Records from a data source
▼

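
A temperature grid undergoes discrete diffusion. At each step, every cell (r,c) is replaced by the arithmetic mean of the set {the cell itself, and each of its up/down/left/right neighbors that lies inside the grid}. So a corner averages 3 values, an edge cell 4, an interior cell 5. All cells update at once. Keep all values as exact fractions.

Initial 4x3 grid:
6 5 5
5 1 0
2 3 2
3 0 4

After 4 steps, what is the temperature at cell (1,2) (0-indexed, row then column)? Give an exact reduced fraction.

Step 1: cell (1,2) = 2
Step 2: cell (1,2) = 623/240
Step 3: cell (1,2) = 19049/7200
Step 4: cell (1,2) = 611213/216000
Full grid after step 4:
  472453/129600 3009607/864000 408853/129600
  716213/216000 1082393/360000 611213/216000
  583093/216000 462859/180000 56177/24000
  19943/8100 970601/432000 11987/5400

Answer: 611213/216000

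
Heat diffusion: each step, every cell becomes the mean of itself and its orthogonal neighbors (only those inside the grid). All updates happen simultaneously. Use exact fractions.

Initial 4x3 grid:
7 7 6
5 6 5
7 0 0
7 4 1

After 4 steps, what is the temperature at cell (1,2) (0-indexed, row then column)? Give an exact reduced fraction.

Answer: 62533/14400

Derivation:
Step 1: cell (1,2) = 17/4
Step 2: cell (1,2) = 327/80
Step 3: cell (1,2) = 139/32
Step 4: cell (1,2) = 62533/14400
Full grid after step 4:
  73819/12960 465563/86400 3653/720
  28103/5400 43669/9000 62533/14400
  3329/720 142991/36000 30523/8640
  1121/270 31351/8640 39893/12960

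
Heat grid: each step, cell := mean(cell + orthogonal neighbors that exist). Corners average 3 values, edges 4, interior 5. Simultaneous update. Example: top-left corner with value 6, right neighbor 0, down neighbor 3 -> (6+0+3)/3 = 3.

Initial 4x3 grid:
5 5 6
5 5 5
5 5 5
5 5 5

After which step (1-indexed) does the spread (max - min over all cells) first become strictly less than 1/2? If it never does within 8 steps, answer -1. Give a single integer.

Step 1: max=16/3, min=5, spread=1/3
  -> spread < 1/2 first at step 1
Step 2: max=95/18, min=5, spread=5/18
Step 3: max=1121/216, min=5, spread=41/216
Step 4: max=133817/25920, min=5, spread=4217/25920
Step 5: max=7985149/1555200, min=36079/7200, spread=38417/311040
Step 6: max=477760211/93312000, min=722597/144000, spread=1903471/18662400
Step 7: max=28594589089/5598720000, min=21715759/4320000, spread=18038617/223948800
Step 8: max=1712884182851/335923200000, min=1956926759/388800000, spread=883978523/13436928000

Answer: 1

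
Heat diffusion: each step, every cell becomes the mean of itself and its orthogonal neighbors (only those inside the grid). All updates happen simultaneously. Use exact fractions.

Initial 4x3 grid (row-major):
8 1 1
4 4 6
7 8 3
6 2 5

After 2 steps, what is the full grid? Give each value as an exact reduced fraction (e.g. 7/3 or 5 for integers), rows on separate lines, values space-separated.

After step 1:
  13/3 7/2 8/3
  23/4 23/5 7/2
  25/4 24/5 11/2
  5 21/4 10/3
After step 2:
  163/36 151/40 29/9
  157/30 443/100 61/15
  109/20 132/25 257/60
  11/2 1103/240 169/36

Answer: 163/36 151/40 29/9
157/30 443/100 61/15
109/20 132/25 257/60
11/2 1103/240 169/36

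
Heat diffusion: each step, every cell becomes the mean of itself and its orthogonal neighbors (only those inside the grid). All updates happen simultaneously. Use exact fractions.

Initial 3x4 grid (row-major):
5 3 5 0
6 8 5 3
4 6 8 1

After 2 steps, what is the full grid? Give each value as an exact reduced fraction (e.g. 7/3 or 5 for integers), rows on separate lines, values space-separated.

After step 1:
  14/3 21/4 13/4 8/3
  23/4 28/5 29/5 9/4
  16/3 13/2 5 4
After step 2:
  47/9 563/120 509/120 49/18
  427/80 289/50 219/50 883/240
  211/36 673/120 213/40 15/4

Answer: 47/9 563/120 509/120 49/18
427/80 289/50 219/50 883/240
211/36 673/120 213/40 15/4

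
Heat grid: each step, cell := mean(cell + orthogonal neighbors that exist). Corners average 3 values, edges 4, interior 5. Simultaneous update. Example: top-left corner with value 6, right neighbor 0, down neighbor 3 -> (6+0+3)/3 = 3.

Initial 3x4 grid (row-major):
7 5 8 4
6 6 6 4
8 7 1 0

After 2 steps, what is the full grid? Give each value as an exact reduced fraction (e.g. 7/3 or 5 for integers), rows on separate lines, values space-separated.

After step 1:
  6 13/2 23/4 16/3
  27/4 6 5 7/2
  7 11/2 7/2 5/3
After step 2:
  77/12 97/16 271/48 175/36
  103/16 119/20 19/4 31/8
  77/12 11/2 47/12 26/9

Answer: 77/12 97/16 271/48 175/36
103/16 119/20 19/4 31/8
77/12 11/2 47/12 26/9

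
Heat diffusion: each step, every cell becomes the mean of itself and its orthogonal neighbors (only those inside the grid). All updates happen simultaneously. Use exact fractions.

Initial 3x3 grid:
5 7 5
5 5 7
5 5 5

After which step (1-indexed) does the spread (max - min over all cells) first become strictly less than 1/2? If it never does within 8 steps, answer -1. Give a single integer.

Step 1: max=19/3, min=5, spread=4/3
Step 2: max=233/40, min=5, spread=33/40
Step 3: max=3137/540, min=236/45, spread=61/108
Step 4: max=183439/32400, min=7111/1350, spread=511/1296
  -> spread < 1/2 first at step 4
Step 5: max=10949933/1944000, min=96401/18000, spread=4309/15552
Step 6: max=650583751/116640000, min=13081237/2430000, spread=36295/186624
Step 7: max=38877170597/6998400000, min=3160135831/583200000, spread=305773/2239488
Step 8: max=2322834670159/419904000000, min=31702575497/5832000000, spread=2575951/26873856

Answer: 4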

▲

* Exercise directions
In full and without alteration, retype the entries above.

* Completed task
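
A temperature grid undergoes discrete diffusion. At each step, every cell (r,c) is replaced by the arithmetic mean of the set {the cell itself, and each of its up/down/left/right neighbors that lies inside the grid}. So a corner averages 3 values, an edge cell 4, an interior cell 5. All cells update at once. Keep all values as exact fractions.

Initial 4x3 grid:
6 5 5
5 1 0
2 3 2
3 0 4

After 4 steps, what is the temperature at cell (1,2) (0-indexed, row then column)? Give an exact reduced fraction.

Step 1: cell (1,2) = 2
Step 2: cell (1,2) = 623/240
Step 3: cell (1,2) = 19049/7200
Step 4: cell (1,2) = 611213/216000
Full grid after step 4:
  472453/129600 3009607/864000 408853/129600
  716213/216000 1082393/360000 611213/216000
  583093/216000 462859/180000 56177/24000
  19943/8100 970601/432000 11987/5400

Answer: 611213/216000

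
Heat diffusion: each step, every cell becomes the mean of itself and its orthogonal neighbors (only those inside the grid). All updates happen simultaneously. Use exact fractions.

Initial 4x3 grid:
7 7 6
5 6 5
7 0 0
7 4 1

After 4 steps, what is the temperature at cell (1,2) (0-indexed, row then column)? Give an exact reduced fraction.

Answer: 62533/14400

Derivation:
Step 1: cell (1,2) = 17/4
Step 2: cell (1,2) = 327/80
Step 3: cell (1,2) = 139/32
Step 4: cell (1,2) = 62533/14400
Full grid after step 4:
  73819/12960 465563/86400 3653/720
  28103/5400 43669/9000 62533/14400
  3329/720 142991/36000 30523/8640
  1121/270 31351/8640 39893/12960

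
Heat grid: each step, cell := mean(cell + orthogonal neighbors that exist). Corners average 3 values, edges 4, interior 5. Simultaneous update. Example: top-left corner with value 6, right neighbor 0, down neighbor 3 -> (6+0+3)/3 = 3.

Initial 4x3 grid:
5 5 6
5 5 5
5 5 5
5 5 5

After which step (1-indexed) does the spread (max - min over all cells) first become strictly less than 1/2? If it never does within 8 steps, answer -1. Give a single integer.

Step 1: max=16/3, min=5, spread=1/3
  -> spread < 1/2 first at step 1
Step 2: max=95/18, min=5, spread=5/18
Step 3: max=1121/216, min=5, spread=41/216
Step 4: max=133817/25920, min=5, spread=4217/25920
Step 5: max=7985149/1555200, min=36079/7200, spread=38417/311040
Step 6: max=477760211/93312000, min=722597/144000, spread=1903471/18662400
Step 7: max=28594589089/5598720000, min=21715759/4320000, spread=18038617/223948800
Step 8: max=1712884182851/335923200000, min=1956926759/388800000, spread=883978523/13436928000

Answer: 1

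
Heat diffusion: each step, every cell becomes the mean of itself and its orthogonal neighbors (only those inside the grid). All updates happen simultaneously. Use exact fractions.

Initial 4x3 grid (row-major):
8 1 1
4 4 6
7 8 3
6 2 5

After 2 steps, what is the full grid? Give each value as an exact reduced fraction (e.g. 7/3 or 5 for integers), rows on separate lines, values space-separated.

After step 1:
  13/3 7/2 8/3
  23/4 23/5 7/2
  25/4 24/5 11/2
  5 21/4 10/3
After step 2:
  163/36 151/40 29/9
  157/30 443/100 61/15
  109/20 132/25 257/60
  11/2 1103/240 169/36

Answer: 163/36 151/40 29/9
157/30 443/100 61/15
109/20 132/25 257/60
11/2 1103/240 169/36

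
Heat diffusion: each step, every cell becomes the mean of itself and its orthogonal neighbors (only those inside the grid). All updates happen simultaneously. Use exact fractions.

Initial 3x4 grid (row-major):
5 3 5 0
6 8 5 3
4 6 8 1

After 2 steps, what is the full grid? Give each value as an exact reduced fraction (e.g. 7/3 or 5 for integers), rows on separate lines, values space-separated.

After step 1:
  14/3 21/4 13/4 8/3
  23/4 28/5 29/5 9/4
  16/3 13/2 5 4
After step 2:
  47/9 563/120 509/120 49/18
  427/80 289/50 219/50 883/240
  211/36 673/120 213/40 15/4

Answer: 47/9 563/120 509/120 49/18
427/80 289/50 219/50 883/240
211/36 673/120 213/40 15/4

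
Heat grid: each step, cell := mean(cell + orthogonal neighbors that exist). Corners average 3 values, edges 4, interior 5. Simultaneous update. Example: top-left corner with value 6, right neighbor 0, down neighbor 3 -> (6+0+3)/3 = 3.

Initial 3x4 grid (row-major):
7 5 8 4
6 6 6 4
8 7 1 0

After 2 steps, what is the full grid? Give each value as an exact reduced fraction (e.g. 7/3 or 5 for integers), rows on separate lines, values space-separated.

After step 1:
  6 13/2 23/4 16/3
  27/4 6 5 7/2
  7 11/2 7/2 5/3
After step 2:
  77/12 97/16 271/48 175/36
  103/16 119/20 19/4 31/8
  77/12 11/2 47/12 26/9

Answer: 77/12 97/16 271/48 175/36
103/16 119/20 19/4 31/8
77/12 11/2 47/12 26/9

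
Heat diffusion: each step, every cell becomes the mean of itself and its orthogonal neighbors (only those inside the grid). All updates happen simultaneously. Use exact fractions.

Initial 3x3 grid:
5 7 5
5 5 7
5 5 5

After which step (1-indexed) does the spread (max - min over all cells) first become strictly less than 1/2? If it never does within 8 steps, answer -1. Give a single integer.

Step 1: max=19/3, min=5, spread=4/3
Step 2: max=233/40, min=5, spread=33/40
Step 3: max=3137/540, min=236/45, spread=61/108
Step 4: max=183439/32400, min=7111/1350, spread=511/1296
  -> spread < 1/2 first at step 4
Step 5: max=10949933/1944000, min=96401/18000, spread=4309/15552
Step 6: max=650583751/116640000, min=13081237/2430000, spread=36295/186624
Step 7: max=38877170597/6998400000, min=3160135831/583200000, spread=305773/2239488
Step 8: max=2322834670159/419904000000, min=31702575497/5832000000, spread=2575951/26873856

Answer: 4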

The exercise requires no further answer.